==== DATASET ENTRIES ====
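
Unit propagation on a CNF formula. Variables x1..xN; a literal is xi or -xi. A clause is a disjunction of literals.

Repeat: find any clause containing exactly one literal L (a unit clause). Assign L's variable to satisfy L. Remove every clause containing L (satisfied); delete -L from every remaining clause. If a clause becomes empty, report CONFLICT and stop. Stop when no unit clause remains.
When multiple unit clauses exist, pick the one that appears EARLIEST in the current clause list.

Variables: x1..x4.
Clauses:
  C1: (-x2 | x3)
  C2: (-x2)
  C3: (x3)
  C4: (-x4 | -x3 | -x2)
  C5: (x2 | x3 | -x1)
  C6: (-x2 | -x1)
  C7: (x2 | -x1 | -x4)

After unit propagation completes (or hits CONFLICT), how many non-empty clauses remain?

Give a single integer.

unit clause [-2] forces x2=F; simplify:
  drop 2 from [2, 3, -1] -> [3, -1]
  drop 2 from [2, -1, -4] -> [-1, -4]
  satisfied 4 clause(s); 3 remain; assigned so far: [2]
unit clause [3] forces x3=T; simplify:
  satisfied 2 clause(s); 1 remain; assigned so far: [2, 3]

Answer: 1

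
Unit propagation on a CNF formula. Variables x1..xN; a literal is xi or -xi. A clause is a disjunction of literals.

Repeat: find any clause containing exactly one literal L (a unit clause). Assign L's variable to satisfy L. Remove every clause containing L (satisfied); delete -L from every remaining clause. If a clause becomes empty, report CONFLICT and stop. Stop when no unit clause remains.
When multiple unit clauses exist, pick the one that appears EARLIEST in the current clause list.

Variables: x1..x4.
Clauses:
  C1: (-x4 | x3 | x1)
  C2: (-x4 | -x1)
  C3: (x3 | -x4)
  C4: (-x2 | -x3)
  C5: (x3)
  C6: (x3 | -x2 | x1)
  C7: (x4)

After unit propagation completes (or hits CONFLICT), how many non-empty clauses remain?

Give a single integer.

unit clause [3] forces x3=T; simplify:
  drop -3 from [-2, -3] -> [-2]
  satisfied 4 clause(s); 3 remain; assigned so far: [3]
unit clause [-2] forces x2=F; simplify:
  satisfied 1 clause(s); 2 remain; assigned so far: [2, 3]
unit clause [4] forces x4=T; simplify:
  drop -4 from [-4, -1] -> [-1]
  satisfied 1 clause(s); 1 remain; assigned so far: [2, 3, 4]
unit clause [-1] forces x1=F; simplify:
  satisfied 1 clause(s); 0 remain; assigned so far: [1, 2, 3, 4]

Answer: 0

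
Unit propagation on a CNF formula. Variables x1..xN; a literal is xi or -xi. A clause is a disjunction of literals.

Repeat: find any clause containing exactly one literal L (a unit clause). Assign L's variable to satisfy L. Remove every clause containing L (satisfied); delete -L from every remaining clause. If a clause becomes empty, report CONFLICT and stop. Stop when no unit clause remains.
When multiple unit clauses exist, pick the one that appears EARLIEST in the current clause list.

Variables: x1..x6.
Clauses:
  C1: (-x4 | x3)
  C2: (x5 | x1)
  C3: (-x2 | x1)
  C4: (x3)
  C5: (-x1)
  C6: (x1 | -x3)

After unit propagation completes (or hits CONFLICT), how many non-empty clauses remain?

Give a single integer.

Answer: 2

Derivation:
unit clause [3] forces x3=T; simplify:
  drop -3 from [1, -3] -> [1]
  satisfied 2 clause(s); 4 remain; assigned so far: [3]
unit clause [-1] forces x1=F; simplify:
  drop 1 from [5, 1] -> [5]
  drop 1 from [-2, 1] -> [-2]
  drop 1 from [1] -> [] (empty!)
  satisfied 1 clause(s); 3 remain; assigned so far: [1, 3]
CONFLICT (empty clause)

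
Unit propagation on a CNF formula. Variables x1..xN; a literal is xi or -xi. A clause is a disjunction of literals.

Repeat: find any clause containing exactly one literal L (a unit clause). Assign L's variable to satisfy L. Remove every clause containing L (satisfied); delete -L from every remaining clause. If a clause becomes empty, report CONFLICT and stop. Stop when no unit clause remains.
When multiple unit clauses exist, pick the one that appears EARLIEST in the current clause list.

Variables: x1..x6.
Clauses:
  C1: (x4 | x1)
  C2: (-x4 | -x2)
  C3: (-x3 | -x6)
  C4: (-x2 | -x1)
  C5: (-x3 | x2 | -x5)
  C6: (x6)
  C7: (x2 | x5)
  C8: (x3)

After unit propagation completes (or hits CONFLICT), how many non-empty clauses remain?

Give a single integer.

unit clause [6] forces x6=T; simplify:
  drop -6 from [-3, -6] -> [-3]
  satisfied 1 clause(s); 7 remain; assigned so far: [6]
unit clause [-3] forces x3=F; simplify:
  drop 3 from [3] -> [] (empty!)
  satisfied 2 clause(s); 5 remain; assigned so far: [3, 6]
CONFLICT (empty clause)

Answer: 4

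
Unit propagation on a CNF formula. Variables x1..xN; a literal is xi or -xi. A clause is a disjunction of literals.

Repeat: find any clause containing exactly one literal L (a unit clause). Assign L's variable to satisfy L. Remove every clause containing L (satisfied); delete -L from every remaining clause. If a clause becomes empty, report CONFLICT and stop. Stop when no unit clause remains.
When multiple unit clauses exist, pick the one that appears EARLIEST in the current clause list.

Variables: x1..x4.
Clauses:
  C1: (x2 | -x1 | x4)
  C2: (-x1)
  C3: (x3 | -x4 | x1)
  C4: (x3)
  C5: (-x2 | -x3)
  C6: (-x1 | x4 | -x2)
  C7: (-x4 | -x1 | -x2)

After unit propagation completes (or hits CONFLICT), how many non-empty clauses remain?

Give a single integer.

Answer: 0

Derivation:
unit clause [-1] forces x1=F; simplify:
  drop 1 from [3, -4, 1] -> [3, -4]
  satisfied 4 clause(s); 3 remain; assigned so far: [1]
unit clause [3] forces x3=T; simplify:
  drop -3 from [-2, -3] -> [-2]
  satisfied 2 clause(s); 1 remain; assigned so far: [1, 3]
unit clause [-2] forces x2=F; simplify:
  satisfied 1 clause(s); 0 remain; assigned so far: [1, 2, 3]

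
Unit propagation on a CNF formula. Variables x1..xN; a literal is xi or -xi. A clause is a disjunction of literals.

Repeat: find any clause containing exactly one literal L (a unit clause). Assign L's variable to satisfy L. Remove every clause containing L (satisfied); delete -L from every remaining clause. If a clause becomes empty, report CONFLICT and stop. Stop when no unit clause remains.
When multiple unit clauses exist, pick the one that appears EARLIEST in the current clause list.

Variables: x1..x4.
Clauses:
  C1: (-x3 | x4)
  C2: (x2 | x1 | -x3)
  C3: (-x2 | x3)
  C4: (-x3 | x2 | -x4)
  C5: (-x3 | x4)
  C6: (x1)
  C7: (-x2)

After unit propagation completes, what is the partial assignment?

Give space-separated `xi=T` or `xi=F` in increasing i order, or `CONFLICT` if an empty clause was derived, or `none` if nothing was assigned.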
====
:: TASK BRIEF ::
If a line appears above, it belongs in your answer, printed exactly.

:: TASK RESULT ::
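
Unit propagation on a CNF formula. Variables x1..xN; a literal is xi or -xi. A clause is a disjunction of literals.

Repeat: find any clause containing exactly one literal L (a unit clause). Assign L's variable to satisfy L. Remove every clause containing L (satisfied); delete -L from every remaining clause. If a clause becomes empty, report CONFLICT and stop. Stop when no unit clause remains.
When multiple unit clauses exist, pick the one that appears EARLIEST in the current clause list.

Variables: x1..x4.
Clauses:
  C1: (-x2 | x3)
  C2: (-x2)
  C3: (x3)
  C4: (-x4 | -x3 | -x2)
  C5: (x2 | x3 | -x1)
  C6: (-x2 | -x1)
  C7: (x2 | -x1 | -x4)

After unit propagation completes (or hits CONFLICT), how many non-empty clauses remain?

Give a single integer.

unit clause [-2] forces x2=F; simplify:
  drop 2 from [2, 3, -1] -> [3, -1]
  drop 2 from [2, -1, -4] -> [-1, -4]
  satisfied 4 clause(s); 3 remain; assigned so far: [2]
unit clause [3] forces x3=T; simplify:
  satisfied 2 clause(s); 1 remain; assigned so far: [2, 3]

Answer: 1

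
Unit propagation on a CNF formula. Variables x1..xN; a literal is xi or -xi. A clause is a disjunction of literals.

Repeat: find any clause containing exactly one literal L (a unit clause). Assign L's variable to satisfy L. Remove every clause containing L (satisfied); delete -L from every remaining clause. If a clause becomes empty, report CONFLICT and stop. Stop when no unit clause remains.
When multiple unit clauses exist, pick the one that appears EARLIEST in the current clause list.

Variables: x1..x4.
Clauses:
  C1: (-x4 | x3 | x1)
  C2: (-x4 | -x1)
  C3: (x3 | -x4)
  C4: (-x2 | -x3)
  C5: (x3)
  C6: (x3 | -x2 | x1)
  C7: (x4)

After unit propagation completes (or hits CONFLICT), how many non-empty clauses remain?

Give a single integer.

unit clause [3] forces x3=T; simplify:
  drop -3 from [-2, -3] -> [-2]
  satisfied 4 clause(s); 3 remain; assigned so far: [3]
unit clause [-2] forces x2=F; simplify:
  satisfied 1 clause(s); 2 remain; assigned so far: [2, 3]
unit clause [4] forces x4=T; simplify:
  drop -4 from [-4, -1] -> [-1]
  satisfied 1 clause(s); 1 remain; assigned so far: [2, 3, 4]
unit clause [-1] forces x1=F; simplify:
  satisfied 1 clause(s); 0 remain; assigned so far: [1, 2, 3, 4]

Answer: 0

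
Unit propagation on a CNF formula. Variables x1..xN; a literal is xi or -xi. A clause is a disjunction of literals.

Repeat: find any clause containing exactly one literal L (a unit clause). Assign L's variable to satisfy L. Remove every clause containing L (satisfied); delete -L from every remaining clause. If a clause becomes empty, report CONFLICT and stop. Stop when no unit clause remains.
When multiple unit clauses exist, pick the one that appears EARLIEST in the current clause list.

Variables: x1..x6.
Clauses:
  C1: (-x4 | x3)
  C2: (x5 | x1)
  C3: (-x2 | x1)
  C4: (x3)
  C5: (-x1)
  C6: (x1 | -x3)

After unit propagation completes (or hits CONFLICT), how many non-empty clauses remain?

Give a single integer.

Answer: 2

Derivation:
unit clause [3] forces x3=T; simplify:
  drop -3 from [1, -3] -> [1]
  satisfied 2 clause(s); 4 remain; assigned so far: [3]
unit clause [-1] forces x1=F; simplify:
  drop 1 from [5, 1] -> [5]
  drop 1 from [-2, 1] -> [-2]
  drop 1 from [1] -> [] (empty!)
  satisfied 1 clause(s); 3 remain; assigned so far: [1, 3]
CONFLICT (empty clause)

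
Unit propagation on a CNF formula. Variables x1..xN; a literal is xi or -xi. A clause is a disjunction of literals.

Repeat: find any clause containing exactly one literal L (a unit clause). Assign L's variable to satisfy L. Remove every clause containing L (satisfied); delete -L from every remaining clause. If a clause becomes empty, report CONFLICT and stop. Stop when no unit clause remains.
When multiple unit clauses exist, pick the one that appears EARLIEST in the current clause list.

Variables: x1..x6.
Clauses:
  C1: (x4 | x1)
  C2: (-x4 | -x2)
  C3: (-x3 | -x6)
  C4: (-x2 | -x1)
  C5: (-x3 | x2 | -x5)
  C6: (x6)
  C7: (x2 | x5)
  C8: (x3)

After unit propagation completes (or hits CONFLICT), how many non-empty clauses remain?

Give a single integer.

unit clause [6] forces x6=T; simplify:
  drop -6 from [-3, -6] -> [-3]
  satisfied 1 clause(s); 7 remain; assigned so far: [6]
unit clause [-3] forces x3=F; simplify:
  drop 3 from [3] -> [] (empty!)
  satisfied 2 clause(s); 5 remain; assigned so far: [3, 6]
CONFLICT (empty clause)

Answer: 4

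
Unit propagation on a CNF formula. Variables x1..xN; a literal is xi or -xi. A clause is a disjunction of literals.

Repeat: find any clause containing exactly one literal L (a unit clause). Assign L's variable to satisfy L. Remove every clause containing L (satisfied); delete -L from every remaining clause. If a clause becomes empty, report CONFLICT and stop. Stop when no unit clause remains.
When multiple unit clauses exist, pick the one that appears EARLIEST in the current clause list.

Variables: x1..x4.
Clauses:
  C1: (x2 | -x1 | x4)
  C2: (-x1)
  C3: (x3 | -x4 | x1)
  C4: (x3)
  C5: (-x2 | -x3)
  C6: (-x1 | x4 | -x2)
  C7: (-x4 | -x1 | -x2)

After unit propagation completes (or hits CONFLICT), how many non-empty clauses remain?

Give a single integer.

Answer: 0

Derivation:
unit clause [-1] forces x1=F; simplify:
  drop 1 from [3, -4, 1] -> [3, -4]
  satisfied 4 clause(s); 3 remain; assigned so far: [1]
unit clause [3] forces x3=T; simplify:
  drop -3 from [-2, -3] -> [-2]
  satisfied 2 clause(s); 1 remain; assigned so far: [1, 3]
unit clause [-2] forces x2=F; simplify:
  satisfied 1 clause(s); 0 remain; assigned so far: [1, 2, 3]

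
Unit propagation on a CNF formula. Variables x1..xN; a literal is xi or -xi. A clause is a disjunction of literals.

Repeat: find any clause containing exactly one literal L (a unit clause). Assign L's variable to satisfy L. Remove every clause containing L (satisfied); delete -L from every remaining clause. If a clause becomes empty, report CONFLICT and stop. Stop when no unit clause remains.
When multiple unit clauses exist, pick the one that appears EARLIEST in the current clause list.

Variables: x1..x4.
Clauses:
  C1: (-x3 | x4)
  C2: (x2 | x1 | -x3)
  C3: (-x2 | x3)
  C4: (-x3 | x2 | -x4)
  C5: (-x3 | x4)
  C6: (x1)
  C7: (-x2)

After unit propagation completes, what is the partial assignment?

Give space-separated `xi=T` or `xi=F` in increasing i order, or `CONFLICT` if an empty clause was derived, or `none` if nothing was assigned.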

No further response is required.